__AIM OF THE TASK__
No line of the records may be dropped; print them all again exactly.

━━━ RECORDS FOR THIS TASK ━━━

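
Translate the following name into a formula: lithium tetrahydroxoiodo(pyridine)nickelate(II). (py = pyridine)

Li3[NiI(OH)4(py)]

Ligands: 4 hydroxo (OH, -1), 1 pyridine (py, neutral), 1 iodo (I, -1). Ligand charge sum = -5.
With Ni in oxidation state +2, the complex ion is [Ni...]^3−.
Charge balance with lithium (+1) requires 1 complex ion per 3 lithium.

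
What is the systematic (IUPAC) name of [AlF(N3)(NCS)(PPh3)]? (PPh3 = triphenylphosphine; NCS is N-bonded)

azidofluoroisothiocyanato(triphenylphosphine)aluminium(III)

There is no counter-ion, so the complex is neutral overall.
Ligand charges: 1×azido (-1 each), 1×triphenylphosphine (neutral), 1×fluoro (-1 each), 1×isothiocyanato (-1 each); total -3. So Al + (-3) = 0, giving Al = +3.
Ligands are named alphabetically: azido before fluoro before isothiocyanato before triphenylphosphine.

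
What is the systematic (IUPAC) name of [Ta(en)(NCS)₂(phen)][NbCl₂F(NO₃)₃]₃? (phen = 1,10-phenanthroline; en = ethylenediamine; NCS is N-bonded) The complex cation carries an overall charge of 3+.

The complex cation is given as 3+; its ligand charges sum to -2, so Ta = +5.
With 3 anions per cation, each anion must be 3/3 = 1−.
Anion: ligand charges sum to -6; for the ion to be 1−, Nb = +5.

(ethylenediamine)diisothiocyanato(1,10-phenanthroline)tantalum(V) dichlorofluorotrinitratoniobate(V)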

━━━

__TASK RESPONSE__
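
Translate the following name into a formula: lithium tetrahydroxoiodo(pyridine)nickelate(II). (py = pyridine)

Li3[NiI(OH)4(py)]

Ligands: 4 hydroxo (OH, -1), 1 pyridine (py, neutral), 1 iodo (I, -1). Ligand charge sum = -5.
With Ni in oxidation state +2, the complex ion is [Ni...]^3−.
Charge balance with lithium (+1) requires 1 complex ion per 3 lithium.

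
What is the systematic (IUPAC) name of [AlF(N3)(NCS)(PPh3)]? (PPh3 = triphenylphosphine; NCS is N-bonded)

azidofluoroisothiocyanato(triphenylphosphine)aluminium(III)

There is no counter-ion, so the complex is neutral overall.
Ligand charges: 1×azido (-1 each), 1×triphenylphosphine (neutral), 1×fluoro (-1 each), 1×isothiocyanato (-1 each); total -3. So Al + (-3) = 0, giving Al = +3.
Ligands are named alphabetically: azido before fluoro before isothiocyanato before triphenylphosphine.

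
What is the systematic (IUPAC) name of [Ta(en)(NCS)₂(phen)][NbCl₂F(NO₃)₃]₃? (phen = 1,10-phenanthroline; en = ethylenediamine; NCS is N-bonded) The complex cation carries an overall charge of 3+.

The complex cation is given as 3+; its ligand charges sum to -2, so Ta = +5.
With 3 anions per cation, each anion must be 3/3 = 1−.
Anion: ligand charges sum to -6; for the ion to be 1−, Nb = +5.

(ethylenediamine)diisothiocyanato(1,10-phenanthroline)tantalum(V) dichlorofluorotrinitratoniobate(V)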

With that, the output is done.